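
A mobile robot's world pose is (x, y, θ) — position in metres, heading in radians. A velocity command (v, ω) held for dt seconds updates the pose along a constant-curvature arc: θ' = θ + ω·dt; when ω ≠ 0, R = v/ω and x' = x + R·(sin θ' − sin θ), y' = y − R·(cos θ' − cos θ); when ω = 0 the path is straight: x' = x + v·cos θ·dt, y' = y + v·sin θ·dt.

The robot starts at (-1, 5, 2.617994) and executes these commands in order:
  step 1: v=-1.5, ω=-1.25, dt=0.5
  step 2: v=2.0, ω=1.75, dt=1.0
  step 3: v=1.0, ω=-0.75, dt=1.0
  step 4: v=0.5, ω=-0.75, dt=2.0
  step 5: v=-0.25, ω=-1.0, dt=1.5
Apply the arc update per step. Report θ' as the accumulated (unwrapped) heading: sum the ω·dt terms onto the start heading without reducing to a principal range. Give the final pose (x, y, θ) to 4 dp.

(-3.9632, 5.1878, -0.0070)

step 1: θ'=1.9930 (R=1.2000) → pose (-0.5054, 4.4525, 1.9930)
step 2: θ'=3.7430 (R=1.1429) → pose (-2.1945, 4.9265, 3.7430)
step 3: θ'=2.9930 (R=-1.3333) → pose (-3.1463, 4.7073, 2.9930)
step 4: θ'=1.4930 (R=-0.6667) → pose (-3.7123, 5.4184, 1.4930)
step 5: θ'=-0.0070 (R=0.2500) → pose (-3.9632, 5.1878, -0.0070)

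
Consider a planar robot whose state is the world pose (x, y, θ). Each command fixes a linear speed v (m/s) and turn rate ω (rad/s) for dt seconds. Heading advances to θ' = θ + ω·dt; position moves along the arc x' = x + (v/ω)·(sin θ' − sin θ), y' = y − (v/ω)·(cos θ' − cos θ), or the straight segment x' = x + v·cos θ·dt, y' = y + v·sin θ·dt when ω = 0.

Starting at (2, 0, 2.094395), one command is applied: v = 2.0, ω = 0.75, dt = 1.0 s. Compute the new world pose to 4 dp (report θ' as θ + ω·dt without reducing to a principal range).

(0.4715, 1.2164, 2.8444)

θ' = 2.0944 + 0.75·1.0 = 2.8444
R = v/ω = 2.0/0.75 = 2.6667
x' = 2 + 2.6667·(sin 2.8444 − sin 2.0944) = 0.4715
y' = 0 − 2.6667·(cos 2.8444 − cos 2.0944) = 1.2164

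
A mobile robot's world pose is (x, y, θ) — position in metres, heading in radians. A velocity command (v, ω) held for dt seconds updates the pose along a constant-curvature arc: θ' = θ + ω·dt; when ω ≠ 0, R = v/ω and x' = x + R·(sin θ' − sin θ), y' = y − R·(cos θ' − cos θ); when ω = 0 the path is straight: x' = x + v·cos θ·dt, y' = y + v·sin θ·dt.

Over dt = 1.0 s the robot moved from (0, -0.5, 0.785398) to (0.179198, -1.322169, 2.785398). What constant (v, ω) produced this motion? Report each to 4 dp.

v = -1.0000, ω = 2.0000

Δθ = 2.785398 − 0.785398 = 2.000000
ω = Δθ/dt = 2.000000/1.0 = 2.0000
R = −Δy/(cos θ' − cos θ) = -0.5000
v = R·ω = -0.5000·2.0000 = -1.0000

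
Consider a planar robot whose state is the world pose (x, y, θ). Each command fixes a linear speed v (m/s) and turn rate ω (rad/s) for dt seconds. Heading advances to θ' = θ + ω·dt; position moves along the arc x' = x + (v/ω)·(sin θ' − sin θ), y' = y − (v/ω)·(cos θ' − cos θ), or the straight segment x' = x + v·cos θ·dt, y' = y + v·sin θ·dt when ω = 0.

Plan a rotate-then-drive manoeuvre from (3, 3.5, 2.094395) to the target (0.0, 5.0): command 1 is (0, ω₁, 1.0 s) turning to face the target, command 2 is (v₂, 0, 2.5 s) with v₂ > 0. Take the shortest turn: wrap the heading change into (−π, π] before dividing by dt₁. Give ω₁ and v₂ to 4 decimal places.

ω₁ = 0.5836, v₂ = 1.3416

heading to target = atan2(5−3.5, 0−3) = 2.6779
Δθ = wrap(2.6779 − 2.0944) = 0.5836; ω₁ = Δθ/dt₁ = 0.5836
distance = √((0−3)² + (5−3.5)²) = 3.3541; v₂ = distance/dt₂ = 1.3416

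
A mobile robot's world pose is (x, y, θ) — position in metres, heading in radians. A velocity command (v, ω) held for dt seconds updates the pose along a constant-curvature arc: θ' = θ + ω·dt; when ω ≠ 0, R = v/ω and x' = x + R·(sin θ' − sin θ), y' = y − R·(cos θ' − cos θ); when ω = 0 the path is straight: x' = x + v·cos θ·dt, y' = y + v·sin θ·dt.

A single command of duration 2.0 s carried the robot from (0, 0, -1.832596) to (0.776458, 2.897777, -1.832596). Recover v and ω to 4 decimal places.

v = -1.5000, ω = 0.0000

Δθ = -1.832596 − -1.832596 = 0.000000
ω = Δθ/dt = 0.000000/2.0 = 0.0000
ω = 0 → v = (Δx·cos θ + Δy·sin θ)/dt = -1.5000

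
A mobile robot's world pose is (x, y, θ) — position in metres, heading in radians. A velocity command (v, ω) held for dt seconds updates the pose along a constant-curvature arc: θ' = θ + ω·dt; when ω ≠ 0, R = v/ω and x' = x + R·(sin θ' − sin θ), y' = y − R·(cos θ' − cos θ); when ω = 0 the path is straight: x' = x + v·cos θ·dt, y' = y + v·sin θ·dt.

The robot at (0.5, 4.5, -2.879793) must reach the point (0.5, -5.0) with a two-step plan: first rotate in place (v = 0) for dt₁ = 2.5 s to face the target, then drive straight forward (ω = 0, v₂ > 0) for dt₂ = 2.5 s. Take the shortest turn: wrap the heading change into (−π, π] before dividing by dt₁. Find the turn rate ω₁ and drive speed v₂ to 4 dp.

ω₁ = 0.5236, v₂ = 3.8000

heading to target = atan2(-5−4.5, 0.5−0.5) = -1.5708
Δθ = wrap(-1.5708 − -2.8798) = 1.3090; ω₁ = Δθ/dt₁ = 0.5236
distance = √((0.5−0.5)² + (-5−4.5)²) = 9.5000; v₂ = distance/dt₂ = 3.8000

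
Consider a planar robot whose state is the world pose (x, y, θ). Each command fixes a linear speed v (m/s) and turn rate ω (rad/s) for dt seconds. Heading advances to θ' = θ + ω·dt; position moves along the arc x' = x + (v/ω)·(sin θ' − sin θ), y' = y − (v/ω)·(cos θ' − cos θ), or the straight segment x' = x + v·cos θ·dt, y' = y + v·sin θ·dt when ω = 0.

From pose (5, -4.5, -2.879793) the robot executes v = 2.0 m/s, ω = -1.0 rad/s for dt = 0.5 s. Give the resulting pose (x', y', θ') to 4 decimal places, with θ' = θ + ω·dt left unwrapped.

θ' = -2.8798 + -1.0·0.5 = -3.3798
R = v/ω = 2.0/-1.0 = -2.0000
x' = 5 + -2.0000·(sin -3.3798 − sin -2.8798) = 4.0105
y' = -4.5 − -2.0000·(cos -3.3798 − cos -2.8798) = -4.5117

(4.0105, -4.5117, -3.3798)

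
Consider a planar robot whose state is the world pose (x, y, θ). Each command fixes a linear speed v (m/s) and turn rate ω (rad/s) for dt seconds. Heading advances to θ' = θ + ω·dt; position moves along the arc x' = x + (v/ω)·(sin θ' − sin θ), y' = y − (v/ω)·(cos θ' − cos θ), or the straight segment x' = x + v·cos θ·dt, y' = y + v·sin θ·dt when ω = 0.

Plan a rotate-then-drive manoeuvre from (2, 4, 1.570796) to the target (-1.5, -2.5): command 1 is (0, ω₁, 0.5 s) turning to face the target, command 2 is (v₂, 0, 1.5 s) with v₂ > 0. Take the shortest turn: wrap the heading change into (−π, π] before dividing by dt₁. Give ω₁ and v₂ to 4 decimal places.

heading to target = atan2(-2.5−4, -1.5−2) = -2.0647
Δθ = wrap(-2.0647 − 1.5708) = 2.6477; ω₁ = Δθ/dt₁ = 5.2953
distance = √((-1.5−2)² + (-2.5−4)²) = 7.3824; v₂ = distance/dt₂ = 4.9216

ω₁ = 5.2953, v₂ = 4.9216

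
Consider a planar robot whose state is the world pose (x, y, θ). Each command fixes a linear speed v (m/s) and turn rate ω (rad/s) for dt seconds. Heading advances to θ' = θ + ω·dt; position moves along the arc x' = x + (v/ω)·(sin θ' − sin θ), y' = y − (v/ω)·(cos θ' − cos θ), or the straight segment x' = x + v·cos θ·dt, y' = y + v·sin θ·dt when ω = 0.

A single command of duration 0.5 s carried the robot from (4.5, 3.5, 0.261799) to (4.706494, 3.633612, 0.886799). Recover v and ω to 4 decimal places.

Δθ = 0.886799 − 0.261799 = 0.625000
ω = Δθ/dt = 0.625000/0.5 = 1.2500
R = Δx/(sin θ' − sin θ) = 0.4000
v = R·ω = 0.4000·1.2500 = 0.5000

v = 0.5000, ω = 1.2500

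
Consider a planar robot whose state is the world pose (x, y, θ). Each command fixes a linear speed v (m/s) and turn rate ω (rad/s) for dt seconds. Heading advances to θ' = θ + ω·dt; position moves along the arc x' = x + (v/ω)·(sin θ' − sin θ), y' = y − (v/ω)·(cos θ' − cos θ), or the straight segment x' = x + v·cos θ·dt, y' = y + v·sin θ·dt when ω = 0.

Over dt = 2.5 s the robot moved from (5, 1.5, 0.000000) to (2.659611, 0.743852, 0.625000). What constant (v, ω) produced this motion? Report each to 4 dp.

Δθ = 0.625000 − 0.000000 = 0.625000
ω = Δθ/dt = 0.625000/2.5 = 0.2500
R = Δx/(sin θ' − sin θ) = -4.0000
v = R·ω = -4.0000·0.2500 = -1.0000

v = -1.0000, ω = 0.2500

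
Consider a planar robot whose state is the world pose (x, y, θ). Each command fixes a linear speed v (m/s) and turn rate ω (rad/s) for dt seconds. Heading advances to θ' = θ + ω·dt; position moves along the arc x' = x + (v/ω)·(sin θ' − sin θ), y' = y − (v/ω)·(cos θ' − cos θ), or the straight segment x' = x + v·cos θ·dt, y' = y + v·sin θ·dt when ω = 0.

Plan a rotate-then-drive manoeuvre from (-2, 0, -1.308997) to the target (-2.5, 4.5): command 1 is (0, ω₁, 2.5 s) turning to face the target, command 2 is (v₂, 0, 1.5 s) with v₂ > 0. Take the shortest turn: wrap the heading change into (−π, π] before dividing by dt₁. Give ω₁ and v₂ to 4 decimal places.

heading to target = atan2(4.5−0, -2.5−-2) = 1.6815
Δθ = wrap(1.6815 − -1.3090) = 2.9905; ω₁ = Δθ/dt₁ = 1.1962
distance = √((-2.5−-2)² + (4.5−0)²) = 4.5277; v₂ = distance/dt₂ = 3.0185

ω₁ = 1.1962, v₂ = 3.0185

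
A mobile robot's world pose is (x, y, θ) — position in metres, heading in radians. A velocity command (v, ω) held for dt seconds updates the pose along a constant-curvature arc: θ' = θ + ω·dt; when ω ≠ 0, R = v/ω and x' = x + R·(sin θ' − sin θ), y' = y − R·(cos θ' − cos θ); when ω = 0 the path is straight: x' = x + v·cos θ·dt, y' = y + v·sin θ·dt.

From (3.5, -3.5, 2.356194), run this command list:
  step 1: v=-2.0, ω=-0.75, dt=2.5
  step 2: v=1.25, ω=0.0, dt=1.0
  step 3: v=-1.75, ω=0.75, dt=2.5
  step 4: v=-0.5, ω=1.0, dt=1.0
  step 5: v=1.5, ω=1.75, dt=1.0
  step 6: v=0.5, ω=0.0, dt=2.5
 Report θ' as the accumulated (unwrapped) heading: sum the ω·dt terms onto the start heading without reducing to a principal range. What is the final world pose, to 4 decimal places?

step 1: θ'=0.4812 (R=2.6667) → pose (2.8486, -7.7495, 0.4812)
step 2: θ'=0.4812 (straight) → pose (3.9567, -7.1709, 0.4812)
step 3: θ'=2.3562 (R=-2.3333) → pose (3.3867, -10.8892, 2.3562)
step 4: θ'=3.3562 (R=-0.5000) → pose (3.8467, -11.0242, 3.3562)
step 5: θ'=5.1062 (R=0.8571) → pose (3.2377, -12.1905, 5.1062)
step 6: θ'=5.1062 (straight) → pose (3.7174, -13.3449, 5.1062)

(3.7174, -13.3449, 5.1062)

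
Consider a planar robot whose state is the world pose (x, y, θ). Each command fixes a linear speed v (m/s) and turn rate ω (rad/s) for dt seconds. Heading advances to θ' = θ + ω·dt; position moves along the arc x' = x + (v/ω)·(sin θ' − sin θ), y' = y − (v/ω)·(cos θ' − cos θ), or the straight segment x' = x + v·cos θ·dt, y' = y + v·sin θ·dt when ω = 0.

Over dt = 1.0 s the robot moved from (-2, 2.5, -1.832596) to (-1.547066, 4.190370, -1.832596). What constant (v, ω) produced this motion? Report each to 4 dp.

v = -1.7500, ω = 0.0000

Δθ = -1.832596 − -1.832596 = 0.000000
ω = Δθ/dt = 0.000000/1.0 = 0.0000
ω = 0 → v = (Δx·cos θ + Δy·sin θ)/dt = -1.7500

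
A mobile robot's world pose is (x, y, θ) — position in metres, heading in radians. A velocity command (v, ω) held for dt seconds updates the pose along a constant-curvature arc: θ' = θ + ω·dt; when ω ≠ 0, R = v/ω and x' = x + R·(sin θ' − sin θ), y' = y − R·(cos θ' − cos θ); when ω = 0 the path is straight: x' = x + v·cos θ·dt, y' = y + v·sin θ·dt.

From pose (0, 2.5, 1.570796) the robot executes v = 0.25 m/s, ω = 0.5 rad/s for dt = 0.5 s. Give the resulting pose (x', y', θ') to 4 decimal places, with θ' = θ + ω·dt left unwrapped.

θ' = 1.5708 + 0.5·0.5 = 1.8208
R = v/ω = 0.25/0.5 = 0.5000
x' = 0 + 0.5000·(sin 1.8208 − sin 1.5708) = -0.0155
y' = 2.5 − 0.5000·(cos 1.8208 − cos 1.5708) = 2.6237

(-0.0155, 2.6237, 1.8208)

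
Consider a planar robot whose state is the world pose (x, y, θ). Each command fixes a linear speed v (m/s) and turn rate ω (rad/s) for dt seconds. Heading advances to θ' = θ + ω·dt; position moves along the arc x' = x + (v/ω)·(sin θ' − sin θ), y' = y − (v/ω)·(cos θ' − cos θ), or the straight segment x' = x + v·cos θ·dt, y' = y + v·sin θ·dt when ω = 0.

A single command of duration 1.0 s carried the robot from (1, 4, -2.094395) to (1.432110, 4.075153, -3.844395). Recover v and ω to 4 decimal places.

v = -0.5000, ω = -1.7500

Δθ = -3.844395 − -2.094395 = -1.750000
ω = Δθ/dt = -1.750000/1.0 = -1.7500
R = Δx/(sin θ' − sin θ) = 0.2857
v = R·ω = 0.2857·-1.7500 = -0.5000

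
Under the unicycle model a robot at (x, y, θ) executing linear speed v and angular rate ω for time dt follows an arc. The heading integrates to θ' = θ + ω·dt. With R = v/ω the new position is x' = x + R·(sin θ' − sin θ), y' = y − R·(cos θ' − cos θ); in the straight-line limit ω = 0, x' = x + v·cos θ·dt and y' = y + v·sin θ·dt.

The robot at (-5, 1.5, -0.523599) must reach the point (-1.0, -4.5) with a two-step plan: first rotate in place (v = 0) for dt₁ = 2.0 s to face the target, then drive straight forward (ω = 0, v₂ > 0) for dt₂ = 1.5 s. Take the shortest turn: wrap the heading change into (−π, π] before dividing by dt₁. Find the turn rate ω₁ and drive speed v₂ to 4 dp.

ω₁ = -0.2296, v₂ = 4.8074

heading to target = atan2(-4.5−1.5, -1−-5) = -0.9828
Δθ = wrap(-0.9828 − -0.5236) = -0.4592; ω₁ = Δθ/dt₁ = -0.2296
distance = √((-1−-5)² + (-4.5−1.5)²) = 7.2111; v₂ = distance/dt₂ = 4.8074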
* * * *
= Task goal =
In the entries above, find the line with "step 2: v=1.25, ω=0.0, dt=1.0" and the line with "step 6: v=0.5, ω=0.0, dt=2.5", then set down exactly those two and every line between them, nothing else.

= Result below =
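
  step 2: v=1.25, ω=0.0, dt=1.0
  step 3: v=-1.75, ω=0.75, dt=2.5
  step 4: v=-0.5, ω=1.0, dt=1.0
  step 5: v=1.5, ω=1.75, dt=1.0
  step 6: v=0.5, ω=0.0, dt=2.5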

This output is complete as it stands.